AIM OF THE EXERCISE - Please return every line of the records below that contains the word "follows".

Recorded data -
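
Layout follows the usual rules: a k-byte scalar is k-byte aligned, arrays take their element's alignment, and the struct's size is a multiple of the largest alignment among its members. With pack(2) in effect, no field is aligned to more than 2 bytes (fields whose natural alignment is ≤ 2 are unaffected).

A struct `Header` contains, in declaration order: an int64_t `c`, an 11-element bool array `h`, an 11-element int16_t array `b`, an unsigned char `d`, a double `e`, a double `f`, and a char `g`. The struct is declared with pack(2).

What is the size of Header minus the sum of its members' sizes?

@0: c [8B, align 2] → 8
@8: h [11B, align 1] → 19
+1 pad (align 2)
@20: b [22B, align 2] → 42
@42: d [1B, align 1] → 43
+1 pad (align 2)
@44: e [8B, align 2] → 52
@52: f [8B, align 2] → 60
@60: g [1B, align 1] → 61
+1 tail pad (align 2)
size 62, align 2
data bytes 59, size 62 → padding 3

3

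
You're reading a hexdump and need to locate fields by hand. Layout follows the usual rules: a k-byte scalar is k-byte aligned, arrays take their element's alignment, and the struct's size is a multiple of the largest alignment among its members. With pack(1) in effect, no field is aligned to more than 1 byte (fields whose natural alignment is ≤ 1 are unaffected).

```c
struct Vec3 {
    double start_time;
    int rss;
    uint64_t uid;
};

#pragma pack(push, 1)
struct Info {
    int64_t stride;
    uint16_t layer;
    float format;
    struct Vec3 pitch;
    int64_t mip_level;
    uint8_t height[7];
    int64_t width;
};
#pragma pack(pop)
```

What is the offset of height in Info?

Vec3: @0: start_time [8B, align 8] → 8; @8: rss [4B, align 4] → 12; +4 pad (align 8); @16: uid [8B, align 8] → 24; size 24, align 8
@0: stride [8B, align 1] → 8
@8: layer [2B, align 1] → 10
@10: format [4B, align 1] → 14
@14: pitch [24B, align 1] → 38
@38: mip_level [8B, align 1] → 46
@46: height [7B, align 1] → 53

46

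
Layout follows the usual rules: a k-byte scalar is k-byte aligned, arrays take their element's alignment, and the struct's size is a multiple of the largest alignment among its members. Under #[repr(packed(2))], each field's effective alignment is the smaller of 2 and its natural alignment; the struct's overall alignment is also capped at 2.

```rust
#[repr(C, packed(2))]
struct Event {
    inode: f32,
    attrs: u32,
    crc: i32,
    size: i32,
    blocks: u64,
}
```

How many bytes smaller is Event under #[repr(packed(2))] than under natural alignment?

natural layout:
  0..4  inode  (4B, 4-aligned)
  4..8  attrs  (4B, 4-aligned)
  8..12  crc  (4B, 4-aligned)
  12..16  size  (4B, 4-aligned)
  16..24  blocks  (8B, 8-aligned)
  sizeof = 24, alignof = 8
packed(2) layout:
  0..4  inode  (4B, 2-aligned)
  4..8  attrs  (4B, 2-aligned)
  8..12  crc  (4B, 2-aligned)
  12..16  size  (4B, 2-aligned)
  16..24  blocks  (8B, 2-aligned)
  sizeof = 24, alignof = 2
24 − 24 = 0

0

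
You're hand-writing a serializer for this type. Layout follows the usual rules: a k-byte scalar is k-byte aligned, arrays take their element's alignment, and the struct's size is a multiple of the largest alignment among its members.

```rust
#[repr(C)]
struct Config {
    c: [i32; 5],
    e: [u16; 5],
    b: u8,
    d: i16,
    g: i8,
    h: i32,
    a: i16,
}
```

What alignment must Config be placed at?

4

member alignments: c=4, e=2, b=1, d=2, g=1, h=4, a=2
max = 4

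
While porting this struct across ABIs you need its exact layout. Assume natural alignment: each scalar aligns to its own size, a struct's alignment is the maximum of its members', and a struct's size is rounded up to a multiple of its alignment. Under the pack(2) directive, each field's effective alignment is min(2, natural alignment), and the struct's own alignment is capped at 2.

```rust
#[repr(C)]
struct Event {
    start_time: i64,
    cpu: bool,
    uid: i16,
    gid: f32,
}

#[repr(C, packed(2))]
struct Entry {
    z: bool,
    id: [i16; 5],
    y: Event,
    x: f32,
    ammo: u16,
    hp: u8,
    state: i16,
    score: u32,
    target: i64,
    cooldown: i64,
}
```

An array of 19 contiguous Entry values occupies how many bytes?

1102

Event: @0: start_time [8B, align 8] → 8; @8: cpu [1B, align 1] → 9; +1 pad (align 2); @10: uid [2B, align 2] → 12; @12: gid [4B, align 4] → 16; size 16, align 8
@0: z [1B, align 1] → 1
+1 pad (align 2)
@2: id [10B, align 2] → 12
@12: y [16B, align 2] → 28
@28: x [4B, align 2] → 32
@32: ammo [2B, align 2] → 34
@34: hp [1B, align 1] → 35
+1 pad (align 2)
@36: state [2B, align 2] → 38
@38: score [4B, align 2] → 42
@42: target [8B, align 2] → 50
@50: cooldown [8B, align 2] → 58
size 58, align 2
array of 19: 19 × 58 = 1102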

SOLUTION FOR THIS PROBLEM -
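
Layout follows the usual rules: a k-byte scalar is k-byte aligned, arrays take their element's alignment, and the struct's size is a multiple of the largest alignment among its members. With pack(2) in effect, no field is aligned to more than 2 bytes (fields whose natural alignment is ≤ 2 are unaffected).
You're reading a hexdump and need to locate fields by hand. Layout follows the usual rules: a k-byte scalar is k-byte aligned, arrays take their element's alignment, and the struct's size is a multiple of the largest alignment among its members. With pack(1) in effect, no field is aligned to more than 1 byte (fields whose natural alignment is ≤ 1 are unaffected).
Layout follows the usual rules: a k-byte scalar is k-byte aligned, arrays take their element's alignment, and the struct's size is a multiple of the largest alignment among its members. Under #[repr(packed(2))], each field's effective alignment is the smaller of 2 and its natural alignment; the struct's overall alignment is also capped at 2.
You're hand-writing a serializer for this type. Layout follows the usual rules: a k-byte scalar is k-byte aligned, arrays take their element's alignment, and the struct's size is a multiple of the largest alignment among its members.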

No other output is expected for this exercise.